■ **WORK ORDER**
Transcribe exactly the first line of the listing below and each line that follows it, ending with the line that contains "(d) All but", and omit the remainder.

■ **TASK MATERIAL**
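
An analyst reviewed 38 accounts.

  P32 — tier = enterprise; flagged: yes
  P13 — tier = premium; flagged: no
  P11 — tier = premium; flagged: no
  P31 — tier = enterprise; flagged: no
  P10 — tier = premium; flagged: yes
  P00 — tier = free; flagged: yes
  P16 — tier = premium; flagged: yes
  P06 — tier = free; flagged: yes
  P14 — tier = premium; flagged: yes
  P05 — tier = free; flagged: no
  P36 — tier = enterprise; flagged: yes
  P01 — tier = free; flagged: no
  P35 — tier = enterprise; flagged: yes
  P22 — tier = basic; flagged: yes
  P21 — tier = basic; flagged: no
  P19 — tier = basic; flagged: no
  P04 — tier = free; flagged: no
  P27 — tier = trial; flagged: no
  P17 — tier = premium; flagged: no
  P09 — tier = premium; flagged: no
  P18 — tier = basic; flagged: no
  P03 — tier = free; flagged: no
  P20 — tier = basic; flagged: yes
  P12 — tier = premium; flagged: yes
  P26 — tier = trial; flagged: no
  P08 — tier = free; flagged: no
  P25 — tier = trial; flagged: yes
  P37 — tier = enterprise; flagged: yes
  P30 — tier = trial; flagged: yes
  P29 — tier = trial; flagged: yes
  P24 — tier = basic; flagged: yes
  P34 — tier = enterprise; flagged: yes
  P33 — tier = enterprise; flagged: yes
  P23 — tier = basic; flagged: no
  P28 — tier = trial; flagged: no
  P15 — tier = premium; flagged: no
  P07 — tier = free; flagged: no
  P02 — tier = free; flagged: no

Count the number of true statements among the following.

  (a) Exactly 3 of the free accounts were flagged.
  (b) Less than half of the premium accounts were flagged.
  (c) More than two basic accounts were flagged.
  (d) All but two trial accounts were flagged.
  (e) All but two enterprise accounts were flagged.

(a) free: |A| = 9, |A ∩ B| = 2; needs |A ∩ B| = 3 — false.
(b) premium: |A| = 9, |A ∩ B| = 4; needs |A ∩ B| < |A ∖ B| — true.
(c) basic: |A| = 7, |A ∩ B| = 3; needs |A ∩ B| > 2 — true.
(d) trial: |A| = 6, |A ∩ B| = 3; needs |A ∖ B| = 2 — false.
(e) enterprise: |A| = 7, |A ∩ B| = 6; needs |A ∖ B| = 2 — false.

2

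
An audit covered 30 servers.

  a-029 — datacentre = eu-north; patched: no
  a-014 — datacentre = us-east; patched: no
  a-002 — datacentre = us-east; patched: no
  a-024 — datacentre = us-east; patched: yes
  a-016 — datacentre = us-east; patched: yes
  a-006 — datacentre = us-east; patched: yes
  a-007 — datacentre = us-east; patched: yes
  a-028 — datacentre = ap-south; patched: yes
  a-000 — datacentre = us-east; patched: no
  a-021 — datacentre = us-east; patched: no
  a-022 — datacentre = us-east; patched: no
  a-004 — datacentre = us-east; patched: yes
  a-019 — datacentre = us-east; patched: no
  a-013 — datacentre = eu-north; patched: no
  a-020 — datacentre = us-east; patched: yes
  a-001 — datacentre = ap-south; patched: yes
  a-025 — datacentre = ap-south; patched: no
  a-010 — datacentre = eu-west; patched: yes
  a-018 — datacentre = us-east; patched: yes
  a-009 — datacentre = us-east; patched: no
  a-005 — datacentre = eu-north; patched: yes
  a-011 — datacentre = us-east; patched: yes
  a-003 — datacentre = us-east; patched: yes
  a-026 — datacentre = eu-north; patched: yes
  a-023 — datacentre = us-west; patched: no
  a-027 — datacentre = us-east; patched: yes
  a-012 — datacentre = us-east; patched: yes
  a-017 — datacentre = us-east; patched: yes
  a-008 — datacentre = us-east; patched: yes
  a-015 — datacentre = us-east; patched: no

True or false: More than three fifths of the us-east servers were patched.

Truth condition: |A ∩ B| / |A| > 3/5.
|A| = 21, |A ∩ B| = 13, |A ∖ B| = 8.
|A ∩ B|/|A| = 13/21, so the statement is true.

True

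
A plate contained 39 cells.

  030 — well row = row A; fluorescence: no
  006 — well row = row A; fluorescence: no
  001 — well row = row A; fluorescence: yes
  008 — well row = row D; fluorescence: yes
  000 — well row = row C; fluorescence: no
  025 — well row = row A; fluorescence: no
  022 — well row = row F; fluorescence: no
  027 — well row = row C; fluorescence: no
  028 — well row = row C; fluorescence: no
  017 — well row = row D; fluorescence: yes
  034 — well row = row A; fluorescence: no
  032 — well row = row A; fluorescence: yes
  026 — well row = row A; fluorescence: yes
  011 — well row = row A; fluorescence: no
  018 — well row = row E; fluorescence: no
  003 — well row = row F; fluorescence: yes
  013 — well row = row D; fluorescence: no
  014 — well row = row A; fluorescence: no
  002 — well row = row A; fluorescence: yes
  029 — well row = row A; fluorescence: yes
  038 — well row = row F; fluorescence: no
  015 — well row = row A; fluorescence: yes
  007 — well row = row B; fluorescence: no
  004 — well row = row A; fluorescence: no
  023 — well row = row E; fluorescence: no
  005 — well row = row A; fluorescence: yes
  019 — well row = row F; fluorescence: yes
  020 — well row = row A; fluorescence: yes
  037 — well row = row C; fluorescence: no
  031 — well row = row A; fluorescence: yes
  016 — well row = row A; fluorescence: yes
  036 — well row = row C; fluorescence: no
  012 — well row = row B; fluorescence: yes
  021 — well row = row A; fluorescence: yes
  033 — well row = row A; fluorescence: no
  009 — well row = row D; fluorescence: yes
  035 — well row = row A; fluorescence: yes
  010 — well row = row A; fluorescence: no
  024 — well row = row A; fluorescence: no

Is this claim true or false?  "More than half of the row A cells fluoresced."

True

The determiner here denotes the relation: |A ∩ B| > |A ∖ B|.
|A| = 22, |A ∩ B| = 12, |A ∖ B| = 10.
12 > 10, so the statement is true.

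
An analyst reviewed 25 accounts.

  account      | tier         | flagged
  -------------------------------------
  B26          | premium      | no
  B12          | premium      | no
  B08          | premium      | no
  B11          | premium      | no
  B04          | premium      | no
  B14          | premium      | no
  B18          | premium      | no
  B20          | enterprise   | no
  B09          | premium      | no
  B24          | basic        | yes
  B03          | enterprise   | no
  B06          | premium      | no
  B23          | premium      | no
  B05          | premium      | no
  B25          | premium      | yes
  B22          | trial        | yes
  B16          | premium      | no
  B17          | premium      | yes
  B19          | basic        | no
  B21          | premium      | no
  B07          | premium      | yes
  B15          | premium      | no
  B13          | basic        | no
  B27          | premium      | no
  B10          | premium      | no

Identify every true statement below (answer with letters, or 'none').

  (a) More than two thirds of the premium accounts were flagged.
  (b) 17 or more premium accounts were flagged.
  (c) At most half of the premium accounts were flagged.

(c)

|A| = 19, |A ∩ B| = 3, |A ∖ B| = 16.
(a) |A ∩ B| / |A| > 2/3: fails.
(b) |A ∩ B| ≥ 17: fails.
(c) |A ∩ B| ≤ |A ∖ B|: holds.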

■ **WRITTEN SOLUTION**
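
An analyst reviewed 38 accounts.

  P32 — tier = enterprise; flagged: yes
  P13 — tier = premium; flagged: no
  P11 — tier = premium; flagged: no
  P31 — tier = enterprise; flagged: no
  P10 — tier = premium; flagged: yes
  P00 — tier = free; flagged: yes
  P16 — tier = premium; flagged: yes
  P06 — tier = free; flagged: yes
  P14 — tier = premium; flagged: yes
  P05 — tier = free; flagged: no
  P36 — tier = enterprise; flagged: yes
  P01 — tier = free; flagged: no
  P35 — tier = enterprise; flagged: yes
  P22 — tier = basic; flagged: yes
  P21 — tier = basic; flagged: no
  P19 — tier = basic; flagged: no
  P04 — tier = free; flagged: no
  P27 — tier = trial; flagged: no
  P17 — tier = premium; flagged: no
  P09 — tier = premium; flagged: no
  P18 — tier = basic; flagged: no
  P03 — tier = free; flagged: no
  P20 — tier = basic; flagged: yes
  P12 — tier = premium; flagged: yes
  P26 — tier = trial; flagged: no
  P08 — tier = free; flagged: no
  P25 — tier = trial; flagged: yes
  P37 — tier = enterprise; flagged: yes
  P30 — tier = trial; flagged: yes
  P29 — tier = trial; flagged: yes
  P24 — tier = basic; flagged: yes
  P34 — tier = enterprise; flagged: yes
  P33 — tier = enterprise; flagged: yes
  P23 — tier = basic; flagged: no
  P28 — tier = trial; flagged: no
  P15 — tier = premium; flagged: no
  P07 — tier = free; flagged: no
  P02 — tier = free; flagged: no

Count the number of true statements among the following.

  (a) Exactly 3 of the free accounts were flagged.
  (b) Less than half of the premium accounts were flagged.
  (c) More than two basic accounts were flagged.
  (d) All but two trial accounts were flagged.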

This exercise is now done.